* **Work request**:
Search the material for the word "wind" and copy each line that holds it.

* **Source data**:
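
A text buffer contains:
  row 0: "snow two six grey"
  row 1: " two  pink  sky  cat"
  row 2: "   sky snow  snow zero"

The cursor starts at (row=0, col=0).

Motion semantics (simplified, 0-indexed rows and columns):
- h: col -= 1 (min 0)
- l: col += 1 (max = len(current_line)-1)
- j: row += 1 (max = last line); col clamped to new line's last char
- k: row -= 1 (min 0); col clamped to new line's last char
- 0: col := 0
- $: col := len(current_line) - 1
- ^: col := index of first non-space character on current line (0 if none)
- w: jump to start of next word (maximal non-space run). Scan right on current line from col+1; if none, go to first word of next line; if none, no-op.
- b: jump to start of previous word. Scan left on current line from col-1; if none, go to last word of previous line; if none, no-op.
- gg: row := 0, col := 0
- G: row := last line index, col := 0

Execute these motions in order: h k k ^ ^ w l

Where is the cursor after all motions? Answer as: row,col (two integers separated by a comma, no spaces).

After 1 (h): row=0 col=0 char='s'
After 2 (k): row=0 col=0 char='s'
After 3 (k): row=0 col=0 char='s'
After 4 (^): row=0 col=0 char='s'
After 5 (^): row=0 col=0 char='s'
After 6 (w): row=0 col=5 char='t'
After 7 (l): row=0 col=6 char='w'

Answer: 0,6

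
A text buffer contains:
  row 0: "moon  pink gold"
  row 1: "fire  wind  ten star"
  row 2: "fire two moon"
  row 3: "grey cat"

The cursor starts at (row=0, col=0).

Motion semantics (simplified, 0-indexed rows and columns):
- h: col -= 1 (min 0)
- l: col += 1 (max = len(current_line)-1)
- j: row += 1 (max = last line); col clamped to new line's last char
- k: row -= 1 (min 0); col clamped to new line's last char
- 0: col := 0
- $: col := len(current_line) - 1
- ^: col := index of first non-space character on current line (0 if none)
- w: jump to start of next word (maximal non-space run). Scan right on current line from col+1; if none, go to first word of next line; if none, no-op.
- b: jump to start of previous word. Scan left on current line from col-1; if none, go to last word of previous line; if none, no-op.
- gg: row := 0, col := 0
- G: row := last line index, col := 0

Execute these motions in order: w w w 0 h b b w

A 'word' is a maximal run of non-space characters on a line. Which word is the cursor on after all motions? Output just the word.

After 1 (w): row=0 col=6 char='p'
After 2 (w): row=0 col=11 char='g'
After 3 (w): row=1 col=0 char='f'
After 4 (0): row=1 col=0 char='f'
After 5 (h): row=1 col=0 char='f'
After 6 (b): row=0 col=11 char='g'
After 7 (b): row=0 col=6 char='p'
After 8 (w): row=0 col=11 char='g'

Answer: gold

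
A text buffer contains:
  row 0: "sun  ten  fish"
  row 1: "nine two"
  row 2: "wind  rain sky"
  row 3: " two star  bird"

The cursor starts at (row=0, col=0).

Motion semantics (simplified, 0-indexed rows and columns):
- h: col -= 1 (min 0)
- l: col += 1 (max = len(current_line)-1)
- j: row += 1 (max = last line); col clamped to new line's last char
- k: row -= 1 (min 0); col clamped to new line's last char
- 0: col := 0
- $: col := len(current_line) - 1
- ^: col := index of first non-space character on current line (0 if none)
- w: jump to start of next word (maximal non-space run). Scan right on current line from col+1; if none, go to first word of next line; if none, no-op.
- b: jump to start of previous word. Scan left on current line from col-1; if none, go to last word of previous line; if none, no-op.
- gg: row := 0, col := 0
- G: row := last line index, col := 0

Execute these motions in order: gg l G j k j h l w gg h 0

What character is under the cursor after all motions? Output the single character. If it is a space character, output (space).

After 1 (gg): row=0 col=0 char='s'
After 2 (l): row=0 col=1 char='u'
After 3 (G): row=3 col=0 char='_'
After 4 (j): row=3 col=0 char='_'
After 5 (k): row=2 col=0 char='w'
After 6 (j): row=3 col=0 char='_'
After 7 (h): row=3 col=0 char='_'
After 8 (l): row=3 col=1 char='t'
After 9 (w): row=3 col=5 char='s'
After 10 (gg): row=0 col=0 char='s'
After 11 (h): row=0 col=0 char='s'
After 12 (0): row=0 col=0 char='s'

Answer: s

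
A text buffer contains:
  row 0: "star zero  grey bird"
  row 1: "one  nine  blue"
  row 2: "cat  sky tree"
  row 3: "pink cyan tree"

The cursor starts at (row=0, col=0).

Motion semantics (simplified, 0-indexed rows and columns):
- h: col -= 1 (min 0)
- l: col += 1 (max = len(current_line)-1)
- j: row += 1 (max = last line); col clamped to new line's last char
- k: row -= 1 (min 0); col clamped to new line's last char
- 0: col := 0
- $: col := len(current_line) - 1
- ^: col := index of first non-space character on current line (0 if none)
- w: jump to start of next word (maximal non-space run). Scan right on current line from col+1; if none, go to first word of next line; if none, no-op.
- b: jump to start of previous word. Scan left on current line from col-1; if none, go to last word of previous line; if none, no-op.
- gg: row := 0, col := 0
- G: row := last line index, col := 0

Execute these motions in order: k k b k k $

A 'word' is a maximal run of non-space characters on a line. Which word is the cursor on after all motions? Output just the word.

Answer: bird

Derivation:
After 1 (k): row=0 col=0 char='s'
After 2 (k): row=0 col=0 char='s'
After 3 (b): row=0 col=0 char='s'
After 4 (k): row=0 col=0 char='s'
After 5 (k): row=0 col=0 char='s'
After 6 ($): row=0 col=19 char='d'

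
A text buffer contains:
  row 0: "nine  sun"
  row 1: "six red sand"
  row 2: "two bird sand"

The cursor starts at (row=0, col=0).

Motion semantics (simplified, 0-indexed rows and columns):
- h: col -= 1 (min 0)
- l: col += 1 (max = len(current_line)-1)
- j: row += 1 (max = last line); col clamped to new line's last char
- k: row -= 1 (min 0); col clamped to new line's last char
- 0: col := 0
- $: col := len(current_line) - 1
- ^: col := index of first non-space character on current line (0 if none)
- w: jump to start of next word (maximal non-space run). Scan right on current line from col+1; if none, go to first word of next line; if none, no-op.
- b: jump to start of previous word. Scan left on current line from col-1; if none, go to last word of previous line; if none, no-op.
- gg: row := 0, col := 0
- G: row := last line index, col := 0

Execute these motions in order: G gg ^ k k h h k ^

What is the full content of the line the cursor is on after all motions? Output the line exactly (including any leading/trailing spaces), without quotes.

Answer: nine  sun

Derivation:
After 1 (G): row=2 col=0 char='t'
After 2 (gg): row=0 col=0 char='n'
After 3 (^): row=0 col=0 char='n'
After 4 (k): row=0 col=0 char='n'
After 5 (k): row=0 col=0 char='n'
After 6 (h): row=0 col=0 char='n'
After 7 (h): row=0 col=0 char='n'
After 8 (k): row=0 col=0 char='n'
After 9 (^): row=0 col=0 char='n'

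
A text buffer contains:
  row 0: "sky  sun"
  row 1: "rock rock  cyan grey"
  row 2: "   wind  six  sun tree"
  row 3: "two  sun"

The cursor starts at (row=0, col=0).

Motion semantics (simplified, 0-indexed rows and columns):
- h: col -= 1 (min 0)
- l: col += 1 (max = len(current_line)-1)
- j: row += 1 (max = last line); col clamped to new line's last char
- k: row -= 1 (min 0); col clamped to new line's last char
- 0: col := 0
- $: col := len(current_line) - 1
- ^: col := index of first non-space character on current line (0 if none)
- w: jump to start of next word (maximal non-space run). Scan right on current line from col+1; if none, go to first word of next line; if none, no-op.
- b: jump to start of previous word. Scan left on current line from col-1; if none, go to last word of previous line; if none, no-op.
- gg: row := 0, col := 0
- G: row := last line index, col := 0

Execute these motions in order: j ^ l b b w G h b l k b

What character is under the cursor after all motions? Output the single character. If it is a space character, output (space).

Answer: g

Derivation:
After 1 (j): row=1 col=0 char='r'
After 2 (^): row=1 col=0 char='r'
After 3 (l): row=1 col=1 char='o'
After 4 (b): row=1 col=0 char='r'
After 5 (b): row=0 col=5 char='s'
After 6 (w): row=1 col=0 char='r'
After 7 (G): row=3 col=0 char='t'
After 8 (h): row=3 col=0 char='t'
After 9 (b): row=2 col=18 char='t'
After 10 (l): row=2 col=19 char='r'
After 11 (k): row=1 col=19 char='y'
After 12 (b): row=1 col=16 char='g'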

* **Finished exercise**:
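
  row 1: "fire  wind  ten star"
  row 2: "wind  rain sky"
  row 2: "   wind  six  sun tree"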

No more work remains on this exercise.